### Description of the task
List each line of the data that holds the word "Chernoff".

### Information supplied
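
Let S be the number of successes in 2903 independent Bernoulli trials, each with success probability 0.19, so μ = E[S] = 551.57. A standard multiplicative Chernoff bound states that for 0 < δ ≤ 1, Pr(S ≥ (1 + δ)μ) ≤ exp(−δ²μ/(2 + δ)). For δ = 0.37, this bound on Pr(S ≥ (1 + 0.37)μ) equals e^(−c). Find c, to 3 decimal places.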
...
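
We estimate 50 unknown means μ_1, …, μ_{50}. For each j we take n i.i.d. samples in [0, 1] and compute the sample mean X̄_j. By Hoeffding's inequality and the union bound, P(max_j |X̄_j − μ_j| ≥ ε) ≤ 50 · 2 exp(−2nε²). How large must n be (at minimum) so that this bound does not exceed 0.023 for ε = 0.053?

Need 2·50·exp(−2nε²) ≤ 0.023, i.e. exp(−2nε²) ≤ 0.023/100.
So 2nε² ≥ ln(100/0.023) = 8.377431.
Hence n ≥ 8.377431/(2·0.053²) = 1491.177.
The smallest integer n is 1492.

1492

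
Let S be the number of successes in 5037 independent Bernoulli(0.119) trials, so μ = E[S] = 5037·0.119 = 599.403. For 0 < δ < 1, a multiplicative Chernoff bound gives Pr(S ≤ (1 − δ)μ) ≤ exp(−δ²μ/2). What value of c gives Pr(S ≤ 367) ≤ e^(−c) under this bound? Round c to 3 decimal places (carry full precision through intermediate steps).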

### Response below
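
Let S be the number of successes in 2903 independent Bernoulli trials, each with success probability 0.19, so μ = E[S] = 551.57. A standard multiplicative Chernoff bound states that for 0 < δ ≤ 1, Pr(S ≥ (1 + δ)μ) ≤ exp(−δ²μ/(2 + δ)). For δ = 0.37, this bound on Pr(S ≥ (1 + 0.37)μ) equals e^(−c). Find c, to 3 decimal places.
Let S be the number of successes in 5037 independent Bernoulli(0.119) trials, so μ = E[S] = 5037·0.119 = 599.403. For 0 < δ < 1, a multiplicative Chernoff bound gives Pr(S ≤ (1 − δ)μ) ≤ exp(−δ²μ/2). What value of c gives Pr(S ≤ 367) ≤ e^(−c) under this bound? Round c to 3 decimal places (carry full precision through intermediate steps).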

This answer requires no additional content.